Each line below should be quoted exactly, please.

Collected data entries:

────────────────────

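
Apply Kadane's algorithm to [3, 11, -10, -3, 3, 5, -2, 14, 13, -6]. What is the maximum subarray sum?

Using Kadane's algorithm on [3, 11, -10, -3, 3, 5, -2, 14, 13, -6]:

Scanning through the array:
Position 1 (value 11): max_ending_here = 14, max_so_far = 14
Position 2 (value -10): max_ending_here = 4, max_so_far = 14
Position 3 (value -3): max_ending_here = 1, max_so_far = 14
Position 4 (value 3): max_ending_here = 4, max_so_far = 14
Position 5 (value 5): max_ending_here = 9, max_so_far = 14
Position 6 (value -2): max_ending_here = 7, max_so_far = 14
Position 7 (value 14): max_ending_here = 21, max_so_far = 21
Position 8 (value 13): max_ending_here = 34, max_so_far = 34
Position 9 (value -6): max_ending_here = 28, max_so_far = 34

Maximum subarray: [3, 11, -10, -3, 3, 5, -2, 14, 13]
Maximum sum: 34

The maximum subarray is [3, 11, -10, -3, 3, 5, -2, 14, 13] with sum 34. This subarray runs from index 0 to index 8.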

────────────────────

- RESULT OF THE TASK:
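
Apply Kadane's algorithm to [3, 11, -10, -3, 3, 5, -2, 14, 13, -6]. What is the maximum subarray sum?

Using Kadane's algorithm on [3, 11, -10, -3, 3, 5, -2, 14, 13, -6]:

Scanning through the array:
Position 1 (value 11): max_ending_here = 14, max_so_far = 14
Position 2 (value -10): max_ending_here = 4, max_so_far = 14
Position 3 (value -3): max_ending_here = 1, max_so_far = 14
Position 4 (value 3): max_ending_here = 4, max_so_far = 14
Position 5 (value 5): max_ending_here = 9, max_so_far = 14
Position 6 (value -2): max_ending_here = 7, max_so_far = 14
Position 7 (value 14): max_ending_here = 21, max_so_far = 21
Position 8 (value 13): max_ending_here = 34, max_so_far = 34
Position 9 (value -6): max_ending_here = 28, max_so_far = 34

Maximum subarray: [3, 11, -10, -3, 3, 5, -2, 14, 13]
Maximum sum: 34

The maximum subarray is [3, 11, -10, -3, 3, 5, -2, 14, 13] with sum 34. This subarray runs from index 0 to index 8.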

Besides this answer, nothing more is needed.